- _WHAT TO PRODUCE_
Print every entry again, precisely as written.
··· LISTED RECORDS ···
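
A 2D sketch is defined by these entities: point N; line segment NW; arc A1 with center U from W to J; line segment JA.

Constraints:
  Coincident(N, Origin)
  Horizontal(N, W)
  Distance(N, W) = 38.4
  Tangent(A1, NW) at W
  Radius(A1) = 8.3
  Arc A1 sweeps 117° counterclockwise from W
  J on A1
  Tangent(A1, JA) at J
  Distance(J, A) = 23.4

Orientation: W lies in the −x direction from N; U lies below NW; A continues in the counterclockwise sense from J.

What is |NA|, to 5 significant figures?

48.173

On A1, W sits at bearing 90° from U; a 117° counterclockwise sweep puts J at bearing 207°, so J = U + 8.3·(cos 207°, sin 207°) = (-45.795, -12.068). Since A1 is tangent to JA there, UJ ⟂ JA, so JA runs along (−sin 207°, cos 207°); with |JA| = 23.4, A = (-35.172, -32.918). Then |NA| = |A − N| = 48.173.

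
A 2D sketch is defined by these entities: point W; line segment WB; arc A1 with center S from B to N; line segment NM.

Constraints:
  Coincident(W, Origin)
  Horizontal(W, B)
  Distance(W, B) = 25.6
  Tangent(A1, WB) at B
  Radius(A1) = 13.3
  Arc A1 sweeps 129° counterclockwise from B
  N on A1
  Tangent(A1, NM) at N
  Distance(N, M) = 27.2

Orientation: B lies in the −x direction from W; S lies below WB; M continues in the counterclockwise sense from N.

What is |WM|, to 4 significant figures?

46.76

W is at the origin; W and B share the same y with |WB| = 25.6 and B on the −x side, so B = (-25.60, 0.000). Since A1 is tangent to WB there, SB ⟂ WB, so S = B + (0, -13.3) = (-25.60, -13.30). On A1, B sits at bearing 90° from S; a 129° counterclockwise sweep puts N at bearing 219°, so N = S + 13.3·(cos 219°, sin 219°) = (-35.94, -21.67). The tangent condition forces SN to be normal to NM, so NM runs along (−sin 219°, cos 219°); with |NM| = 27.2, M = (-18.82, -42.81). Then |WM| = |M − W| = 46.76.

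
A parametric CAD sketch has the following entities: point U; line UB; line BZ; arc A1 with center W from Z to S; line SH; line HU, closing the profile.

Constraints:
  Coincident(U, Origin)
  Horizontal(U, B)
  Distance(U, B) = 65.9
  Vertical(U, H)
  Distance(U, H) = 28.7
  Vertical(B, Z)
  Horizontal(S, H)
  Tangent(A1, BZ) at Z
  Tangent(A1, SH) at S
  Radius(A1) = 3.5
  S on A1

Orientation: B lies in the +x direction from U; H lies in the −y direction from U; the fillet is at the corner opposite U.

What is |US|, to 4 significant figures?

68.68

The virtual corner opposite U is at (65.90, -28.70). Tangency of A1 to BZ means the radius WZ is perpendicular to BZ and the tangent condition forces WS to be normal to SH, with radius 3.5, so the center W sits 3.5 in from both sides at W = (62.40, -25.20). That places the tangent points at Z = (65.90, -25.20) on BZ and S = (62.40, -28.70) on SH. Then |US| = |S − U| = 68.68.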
···
- _TASK SOLUTION_
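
A 2D sketch is defined by these entities: point N; line segment NW; arc A1 with center U from W to J; line segment JA.

Constraints:
  Coincident(N, Origin)
  Horizontal(N, W)
  Distance(N, W) = 38.4
  Tangent(A1, NW) at W
  Radius(A1) = 8.3
  Arc A1 sweeps 117° counterclockwise from W
  J on A1
  Tangent(A1, JA) at J
  Distance(J, A) = 23.4

Orientation: W lies in the −x direction from N; U lies below NW; A continues in the counterclockwise sense from J.

What is |NA|, to 5 significant figures?

48.173

On A1, W sits at bearing 90° from U; a 117° counterclockwise sweep puts J at bearing 207°, so J = U + 8.3·(cos 207°, sin 207°) = (-45.795, -12.068). Since A1 is tangent to JA there, UJ ⟂ JA, so JA runs along (−sin 207°, cos 207°); with |JA| = 23.4, A = (-35.172, -32.918). Then |NA| = |A − N| = 48.173.

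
A 2D sketch is defined by these entities: point W; line segment WB; arc A1 with center S from B to N; line segment NM.

Constraints:
  Coincident(W, Origin)
  Horizontal(W, B)
  Distance(W, B) = 25.6
  Tangent(A1, WB) at B
  Radius(A1) = 13.3
  Arc A1 sweeps 129° counterclockwise from B
  N on A1
  Tangent(A1, NM) at N
  Distance(N, M) = 27.2

Orientation: B lies in the −x direction from W; S lies below WB; M continues in the counterclockwise sense from N.

What is |WM|, to 4 significant figures?

46.76

W is at the origin; W and B share the same y with |WB| = 25.6 and B on the −x side, so B = (-25.60, 0.000). Since A1 is tangent to WB there, SB ⟂ WB, so S = B + (0, -13.3) = (-25.60, -13.30). On A1, B sits at bearing 90° from S; a 129° counterclockwise sweep puts N at bearing 219°, so N = S + 13.3·(cos 219°, sin 219°) = (-35.94, -21.67). The tangent condition forces SN to be normal to NM, so NM runs along (−sin 219°, cos 219°); with |NM| = 27.2, M = (-18.82, -42.81). Then |WM| = |M − W| = 46.76.

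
A parametric CAD sketch has the following entities: point U; line UB; line BZ; arc A1 with center W from Z to S; line SH; line HU, closing the profile.

Constraints:
  Coincident(U, Origin)
  Horizontal(U, B)
  Distance(U, B) = 65.9
  Vertical(U, H)
  Distance(U, H) = 28.7
  Vertical(B, Z)
  Horizontal(S, H)
  Tangent(A1, BZ) at Z
  Tangent(A1, SH) at S
  Radius(A1) = 3.5
  S on A1

Orientation: B lies in the +x direction from U; H lies in the −y direction from U; the fillet is at the corner opposite U.

What is |US|, to 4 significant figures?

68.68

The virtual corner opposite U is at (65.90, -28.70). Tangency of A1 to BZ means the radius WZ is perpendicular to BZ and the tangent condition forces WS to be normal to SH, with radius 3.5, so the center W sits 3.5 in from both sides at W = (62.40, -25.20). That places the tangent points at Z = (65.90, -25.20) on BZ and S = (62.40, -28.70) on SH. Then |US| = |S − U| = 68.68.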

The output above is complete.